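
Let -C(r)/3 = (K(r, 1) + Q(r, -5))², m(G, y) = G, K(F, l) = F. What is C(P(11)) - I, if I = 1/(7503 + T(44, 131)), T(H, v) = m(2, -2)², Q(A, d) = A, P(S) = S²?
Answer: -1318919845/7507 ≈ -1.7569e+5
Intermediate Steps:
T(H, v) = 4 (T(H, v) = 2² = 4)
C(r) = -12*r² (C(r) = -3*(r + r)² = -3*4*r² = -12*r²)
I = 1/7507 (I = 1/(7503 + 4) = 1/7507 ≈ 0.00013321)
C(P(11)) - I = -12*(11²)² - 1*1/7507 = -12*121² - 1/7507 = -12*14641 - 1/7507 = -175692 - 1/7507 = -1318919845/7507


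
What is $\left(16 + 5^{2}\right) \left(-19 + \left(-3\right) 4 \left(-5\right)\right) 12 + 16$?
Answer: $20188$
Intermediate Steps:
$\left(16 + 5^{2}\right) \left(-19 + \left(-3\right) 4 \left(-5\right)\right) 12 + 16 = \left(16 + 25\right) \left(-19 - -60\right) 12 + 16 = 41 \left(-19 + 60\right) 12 + 16 = 41 \cdot 41 \cdot 12 + 16 = 1681 \cdot 12 + 16 = 20172 + 16 = 20188$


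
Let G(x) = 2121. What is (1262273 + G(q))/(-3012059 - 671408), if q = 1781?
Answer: -1264394/3683467 ≈ -0.34326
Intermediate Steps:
(1262273 + G(q))/(-3012059 - 671408) = (1262273 + 2121)/(-3012059 - 671408) = 1264394/(-3683467) = 1264394*(-1/3683467) = -1264394/3683467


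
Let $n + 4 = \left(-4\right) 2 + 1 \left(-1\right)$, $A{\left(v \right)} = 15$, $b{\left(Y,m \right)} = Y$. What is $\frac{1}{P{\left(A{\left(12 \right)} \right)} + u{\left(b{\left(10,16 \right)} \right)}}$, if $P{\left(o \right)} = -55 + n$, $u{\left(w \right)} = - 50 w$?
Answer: $- \frac{1}{568} \approx -0.0017606$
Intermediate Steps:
$n = -13$ ($n = -4 + \left(\left(-4\right) 2 + 1 \left(-1\right)\right) = -4 - 9 = -13$)
$P{\left(o \right)} = -68$ ($P{\left(o \right)} = -55 - 13 = -68$)
$\frac{1}{P{\left(A{\left(12 \right)} \right)} + u{\left(b{\left(10,16 \right)} \right)}} = \frac{1}{-68 - 500} = \frac{1}{-568} = - \frac{1}{568}$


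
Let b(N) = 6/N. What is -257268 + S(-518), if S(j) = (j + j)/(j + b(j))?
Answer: -34516092896/134165 ≈ -2.5727e+5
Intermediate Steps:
S(j) = 2*j/(j + 6/j) (S(j) = (j + j)/(j + 6/j) = (2*j)/(j + 6/j) = 2*j/(j + 6/j))
-257268 + S(-518) = -257268 + 2*(-518)²/(6 + (-518)²) = -257268 + 2*268324/(6 + 268324) = -257268 + 2*268324/268330 = -257268 + 2*268324*(1/268330) = -257268 + 268324/134165 = -34516092896/134165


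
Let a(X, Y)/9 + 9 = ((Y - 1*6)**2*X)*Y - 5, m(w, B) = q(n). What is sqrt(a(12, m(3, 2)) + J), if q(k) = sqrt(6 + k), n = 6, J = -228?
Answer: sqrt(-15906 + 10368*sqrt(3)) ≈ 45.298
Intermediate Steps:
m(w, B) = 2*sqrt(3) (m(w, B) = sqrt(6 + 6) = sqrt(12) = 2*sqrt(3))
a(X, Y) = -126 + 9*X*Y*(-6 + Y)**2 (a(X, Y) = -81 + 9*(((Y - 1*6)**2*X)*Y - 5) = -81 + 9*(((Y - 6)**2*X)*Y - 5) = -81 + 9*(((-6 + Y)**2*X)*Y - 5) = -81 + 9*((X*(-6 + Y)**2)*Y - 5) = -81 + 9*(X*Y*(-6 + Y)**2 - 5) = -81 + 9*(-5 + X*Y*(-6 + Y)**2) = -81 + (-45 + 9*X*Y*(-6 + Y)**2) = -126 + 9*X*Y*(-6 + Y)**2)
sqrt(a(12, m(3, 2)) + J) = sqrt((-126 + 9*12*(2*sqrt(3))*(-6 + 2*sqrt(3))**2) - 228) = sqrt((-126 + 216*sqrt(3)*(-6 + 2*sqrt(3))**2) - 228) = sqrt(-354 + 216*sqrt(3)*(-6 + 2*sqrt(3))**2)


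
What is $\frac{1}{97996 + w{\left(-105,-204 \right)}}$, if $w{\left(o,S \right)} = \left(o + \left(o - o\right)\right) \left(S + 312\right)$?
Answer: $\frac{1}{86656} \approx 1.154 \cdot 10^{-5}$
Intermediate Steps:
$w{\left(o,S \right)} = o \left(312 + S\right)$ ($w{\left(o,S \right)} = \left(o + 0\right) \left(312 + S\right) = o \left(312 + S\right)$)
$\frac{1}{97996 + w{\left(-105,-204 \right)}} = \frac{1}{97996 - 105 \left(312 - 204\right)} = \frac{1}{97996 - 11340} = \frac{1}{86656}$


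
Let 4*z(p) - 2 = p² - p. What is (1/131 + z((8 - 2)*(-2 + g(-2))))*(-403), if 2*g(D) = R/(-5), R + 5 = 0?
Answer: -1214642/131 ≈ -9272.1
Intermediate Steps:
R = -5 (R = -5 + 0 = -5)
g(D) = ½ (g(D) = (-5/(-5))/2 = (-5*(-⅕))/2 = (½)*1 = ½)
z(p) = ½ - p/4 + p²/4 (z(p) = ½ + (p² - p)/4 = ½ + (-p/4 + p²/4) = ½ - p/4 + p²/4)
(1/131 + z((8 - 2)*(-2 + g(-2))))*(-403) = (1/131 + (½ - (8 - 2)*(-2 + ½)/4 + ((8 - 2)*(-2 + ½))²/4))*(-403) = (1/131 + (½ - 3*(-3)/(2*2) + (6*(-3/2))²/4))*(-403) = (1/131 + (½ - ¼*(-9) + (¼)*(-9)²))*(-403) = (1/131 + (½ + 9/4 + (¼)*81))*(-403) = (1/131 + (½ + 9/4 + 81/4))*(-403) = (1/131 + 23)*(-403) = (3014/131)*(-403) = -1214642/131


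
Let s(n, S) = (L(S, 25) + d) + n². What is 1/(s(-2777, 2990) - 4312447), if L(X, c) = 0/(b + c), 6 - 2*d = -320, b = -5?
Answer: 1/3399445 ≈ 2.9417e-7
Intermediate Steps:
d = 163 (d = 3 - ½*(-320) = 3 + 160 = 163)
L(X, c) = 0 (L(X, c) = 0/(-5 + c) = 0)
s(n, S) = 163 + n² (s(n, S) = (0 + 163) + n² = 163 + n²)
1/(s(-2777, 2990) - 4312447) = 1/((163 + (-2777)²) - 4312447) = 1/((163 + 7711729) - 4312447) = 1/(7711892 - 4312447) = 1/3399445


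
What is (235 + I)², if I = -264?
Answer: 841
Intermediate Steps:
(235 + I)² = (235 - 264)² = (-29)² = 841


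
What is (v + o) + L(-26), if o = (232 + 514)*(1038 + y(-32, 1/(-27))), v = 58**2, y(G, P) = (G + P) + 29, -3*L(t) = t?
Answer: 20937286/27 ≈ 7.7546e+5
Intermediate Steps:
L(t) = -t/3
y(G, P) = 29 + G + P
v = 3364
o = 20846224/27 (o = (232 + 514)*(1038 + (29 - 32 + 1/(-27))) = 746*(1038 + (29 - 32 + 1*(-1/27))) = 746*(1038 + (29 - 32 - 1/27)) = 746*(1038 - 82/27) = 746*(27944/27) = 20846224/27 ≈ 7.7208e+5)
(v + o) + L(-26) = (3364 + 20846224/27) - 1/3*(-26) = 20937052/27 + 26/3 = 20937286/27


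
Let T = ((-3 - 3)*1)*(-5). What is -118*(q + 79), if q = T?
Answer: -12862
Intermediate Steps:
T = 30 (T = -6*1*(-5) = -6*(-5) = 30)
q = 30
-118*(q + 79) = -118*(30 + 79) = -118*109 = -12862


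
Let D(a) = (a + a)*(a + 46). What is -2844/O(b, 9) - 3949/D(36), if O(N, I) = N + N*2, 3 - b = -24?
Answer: -70415/1968 ≈ -35.780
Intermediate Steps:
b = 27 (b = 3 - 1*(-24) = 3 + 24 = 27)
D(a) = 2*a*(46 + a) (D(a) = (2*a)*(46 + a) = 2*a*(46 + a))
O(N, I) = 3*N (O(N, I) = N + 2*N = 3*N)
-2844/O(b, 9) - 3949/D(36) = -2844/(3*27) - 3949*1/(72*(46 + 36)) = -2844/81 - 3949/(2*36*82) = -2844*1/81 - 3949/5904 = -316/9 - 3949*1/5904 = -316/9 - 3949/5904 = -70415/1968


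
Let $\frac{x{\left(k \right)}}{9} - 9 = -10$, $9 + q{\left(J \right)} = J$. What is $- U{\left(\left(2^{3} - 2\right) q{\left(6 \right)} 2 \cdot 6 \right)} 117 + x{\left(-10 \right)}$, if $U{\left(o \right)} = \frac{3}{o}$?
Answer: $- \frac{59}{8} \approx -7.375$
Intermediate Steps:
$q{\left(J \right)} = -9 + J$
$x{\left(k \right)} = -9$ ($x{\left(k \right)} = 81 + 9 \left(-10\right) = 81 - 90 = -9$)
$- U{\left(\left(2^{3} - 2\right) q{\left(6 \right)} 2 \cdot 6 \right)} 117 + x{\left(-10 \right)} = - \frac{3}{\left(2^{3} - 2\right) \left(-9 + 6\right) 2 \cdot 6} \cdot 117 - 9 = - \frac{3}{\left(8 - 2\right) \left(-3\right) 2 \cdot 6} \cdot 117 - 9 = - \frac{3}{6 \left(-3\right) 2 \cdot 6} \cdot 117 - 9 = - \frac{3}{\left(-18\right) 2 \cdot 6} \cdot 117 - 9 = - \frac{3}{\left(-36\right) 6} \cdot 117 - 9 = - \frac{3}{-216} \cdot 117 - 9 = - \frac{3 \left(-1\right)}{216} \cdot 117 - 9 = \left(-1\right) \left(- \frac{1}{72}\right) 117 - 9 = \frac{1}{72} \cdot 117 - 9 = \frac{13}{8} - 9 = - \frac{59}{8}$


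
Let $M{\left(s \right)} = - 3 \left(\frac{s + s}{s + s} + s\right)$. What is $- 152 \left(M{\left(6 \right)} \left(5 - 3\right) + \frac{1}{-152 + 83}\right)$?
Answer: $\frac{440648}{69} \approx 6386.2$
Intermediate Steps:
$M{\left(s \right)} = -3 - 3 s$ ($M{\left(s \right)} = - 3 \left(\frac{2 s}{2 s} + s\right) = - 3 \left(2 s \frac{1}{2 s} + s\right) = - 3 \left(1 + s\right) = -3 - 3 s$)
$- 152 \left(M{\left(6 \right)} \left(5 - 3\right) + \frac{1}{-152 + 83}\right) = - 152 \left(\left(-3 - 18\right) \left(5 - 3\right) + \frac{1}{-152 + 83}\right) = - 152 \left(\left(-3 - 18\right) 2 + \frac{1}{-69}\right) = - 152 \left(\left(-21\right) 2 - \frac{1}{69}\right) = - 152 \left(-42 - \frac{1}{69}\right) = \left(-152\right) \left(- \frac{2899}{69}\right) = \frac{440648}{69}$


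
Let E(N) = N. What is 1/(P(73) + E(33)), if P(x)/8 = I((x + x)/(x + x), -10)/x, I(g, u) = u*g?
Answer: 73/2329 ≈ 0.031344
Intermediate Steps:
I(g, u) = g*u
P(x) = -80/x (P(x) = 8*((((x + x)/(x + x))*(-10))/x) = 8*((((2*x)/((2*x)))*(-10))/x) = 8*((((2*x)*(1/(2*x)))*(-10))/x) = 8*((1*(-10))/x) = 8*(-10/x) = -80/x)
1/(P(73) + E(33)) = 1/(-80/73 + 33) = 1/(2329/73) = 73/2329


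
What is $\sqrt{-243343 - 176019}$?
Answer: $i \sqrt{419362} \approx 647.58 i$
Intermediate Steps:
$\sqrt{-243343 - 176019} = \sqrt{-419362} = i \sqrt{419362}$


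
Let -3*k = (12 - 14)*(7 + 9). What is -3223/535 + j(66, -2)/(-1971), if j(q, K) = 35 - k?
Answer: -261598/43335 ≈ -6.0366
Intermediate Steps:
k = 32/3 (k = -(12 - 14)*(7 + 9)/3 = -(-2)*16/3 = -⅓*(-32) = 32/3 ≈ 10.667)
j(q, K) = 73/3 (j(q, K) = 35 - 1*32/3 = 35 - 32/3 = 73/3)
-3223/535 + j(66, -2)/(-1971) = -3223/535 + (73/3)/(-1971) = -3223*1/535 + (73/3)*(-1/1971) = -3223/535 - 1/81 = -261598/43335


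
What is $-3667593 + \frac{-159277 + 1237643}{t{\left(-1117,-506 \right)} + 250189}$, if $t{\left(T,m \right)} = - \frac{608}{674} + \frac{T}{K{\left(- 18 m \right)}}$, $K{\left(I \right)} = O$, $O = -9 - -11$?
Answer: $- \frac{617073075421273}{168250349} \approx -3.6676 \cdot 10^{6}$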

■ **Exercise details**
Restate, word for word, the listing above from its first line through the line that contains "Answer: -34516092896/134165 ≈ -2.5727e+5", keeping both of those lines.

■ **Exercise answer**
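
Let -C(r)/3 = (K(r, 1) + Q(r, -5))², m(G, y) = G, K(F, l) = F. What is C(P(11)) - I, if I = 1/(7503 + T(44, 131)), T(H, v) = m(2, -2)², Q(A, d) = A, P(S) = S²?
Answer: -1318919845/7507 ≈ -1.7569e+5
Intermediate Steps:
T(H, v) = 4 (T(H, v) = 2² = 4)
C(r) = -12*r² (C(r) = -3*(r + r)² = -3*4*r² = -12*r²)
I = 1/7507 (I = 1/(7503 + 4) = 1/7507 ≈ 0.00013321)
C(P(11)) - I = -12*(11²)² - 1*1/7507 = -12*121² - 1/7507 = -12*14641 - 1/7507 = -175692 - 1/7507 = -1318919845/7507


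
What is $\left(16 + 5^{2}\right) \left(-19 + \left(-3\right) 4 \left(-5\right)\right) 12 + 16$?
Answer: $20188$
Intermediate Steps:
$\left(16 + 5^{2}\right) \left(-19 + \left(-3\right) 4 \left(-5\right)\right) 12 + 16 = \left(16 + 25\right) \left(-19 - -60\right) 12 + 16 = 41 \left(-19 + 60\right) 12 + 16 = 41 \cdot 41 \cdot 12 + 16 = 1681 \cdot 12 + 16 = 20172 + 16 = 20188$


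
Let G(x) = 2121. What is (1262273 + G(q))/(-3012059 - 671408), if q = 1781?
Answer: -1264394/3683467 ≈ -0.34326
Intermediate Steps:
(1262273 + G(q))/(-3012059 - 671408) = (1262273 + 2121)/(-3012059 - 671408) = 1264394/(-3683467) = 1264394*(-1/3683467) = -1264394/3683467


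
Let $n + 4 = \left(-4\right) 2 + 1 \left(-1\right)$, $A{\left(v \right)} = 15$, $b{\left(Y,m \right)} = Y$. What is $\frac{1}{P{\left(A{\left(12 \right)} \right)} + u{\left(b{\left(10,16 \right)} \right)}}$, if $P{\left(o \right)} = -55 + n$, $u{\left(w \right)} = - 50 w$?
Answer: $- \frac{1}{568} \approx -0.0017606$
Intermediate Steps:
$n = -13$ ($n = -4 + \left(\left(-4\right) 2 + 1 \left(-1\right)\right) = -4 - 9 = -13$)
$P{\left(o \right)} = -68$ ($P{\left(o \right)} = -55 - 13 = -68$)
$\frac{1}{P{\left(A{\left(12 \right)} \right)} + u{\left(b{\left(10,16 \right)} \right)}} = \frac{1}{-68 - 500} = \frac{1}{-568} = - \frac{1}{568}$


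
Let b(N) = 6/N. What is -257268 + S(-518), if S(j) = (j + j)/(j + b(j))?
Answer: -34516092896/134165 ≈ -2.5727e+5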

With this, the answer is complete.